Input data: Begin

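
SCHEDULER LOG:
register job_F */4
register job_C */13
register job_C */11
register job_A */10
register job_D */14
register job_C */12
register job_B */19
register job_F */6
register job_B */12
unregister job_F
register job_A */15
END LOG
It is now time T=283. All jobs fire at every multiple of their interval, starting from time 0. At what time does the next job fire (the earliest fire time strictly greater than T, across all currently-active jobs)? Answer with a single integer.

Answer: 285

Derivation:
Op 1: register job_F */4 -> active={job_F:*/4}
Op 2: register job_C */13 -> active={job_C:*/13, job_F:*/4}
Op 3: register job_C */11 -> active={job_C:*/11, job_F:*/4}
Op 4: register job_A */10 -> active={job_A:*/10, job_C:*/11, job_F:*/4}
Op 5: register job_D */14 -> active={job_A:*/10, job_C:*/11, job_D:*/14, job_F:*/4}
Op 6: register job_C */12 -> active={job_A:*/10, job_C:*/12, job_D:*/14, job_F:*/4}
Op 7: register job_B */19 -> active={job_A:*/10, job_B:*/19, job_C:*/12, job_D:*/14, job_F:*/4}
Op 8: register job_F */6 -> active={job_A:*/10, job_B:*/19, job_C:*/12, job_D:*/14, job_F:*/6}
Op 9: register job_B */12 -> active={job_A:*/10, job_B:*/12, job_C:*/12, job_D:*/14, job_F:*/6}
Op 10: unregister job_F -> active={job_A:*/10, job_B:*/12, job_C:*/12, job_D:*/14}
Op 11: register job_A */15 -> active={job_A:*/15, job_B:*/12, job_C:*/12, job_D:*/14}
  job_A: interval 15, next fire after T=283 is 285
  job_B: interval 12, next fire after T=283 is 288
  job_C: interval 12, next fire after T=283 is 288
  job_D: interval 14, next fire after T=283 is 294
Earliest fire time = 285 (job job_A)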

Input data: End

**Assigned task:**
Each line of the data is to be retyped exactly.

**Response:**
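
SCHEDULER LOG:
register job_F */4
register job_C */13
register job_C */11
register job_A */10
register job_D */14
register job_C */12
register job_B */19
register job_F */6
register job_B */12
unregister job_F
register job_A */15
END LOG
It is now time T=283. All jobs fire at every multiple of their interval, starting from time 0. At what time does the next job fire (the earliest fire time strictly greater than T, across all currently-active jobs)? Answer with a single integer.

Answer: 285

Derivation:
Op 1: register job_F */4 -> active={job_F:*/4}
Op 2: register job_C */13 -> active={job_C:*/13, job_F:*/4}
Op 3: register job_C */11 -> active={job_C:*/11, job_F:*/4}
Op 4: register job_A */10 -> active={job_A:*/10, job_C:*/11, job_F:*/4}
Op 5: register job_D */14 -> active={job_A:*/10, job_C:*/11, job_D:*/14, job_F:*/4}
Op 6: register job_C */12 -> active={job_A:*/10, job_C:*/12, job_D:*/14, job_F:*/4}
Op 7: register job_B */19 -> active={job_A:*/10, job_B:*/19, job_C:*/12, job_D:*/14, job_F:*/4}
Op 8: register job_F */6 -> active={job_A:*/10, job_B:*/19, job_C:*/12, job_D:*/14, job_F:*/6}
Op 9: register job_B */12 -> active={job_A:*/10, job_B:*/12, job_C:*/12, job_D:*/14, job_F:*/6}
Op 10: unregister job_F -> active={job_A:*/10, job_B:*/12, job_C:*/12, job_D:*/14}
Op 11: register job_A */15 -> active={job_A:*/15, job_B:*/12, job_C:*/12, job_D:*/14}
  job_A: interval 15, next fire after T=283 is 285
  job_B: interval 12, next fire after T=283 is 288
  job_C: interval 12, next fire after T=283 is 288
  job_D: interval 14, next fire after T=283 is 294
Earliest fire time = 285 (job job_A)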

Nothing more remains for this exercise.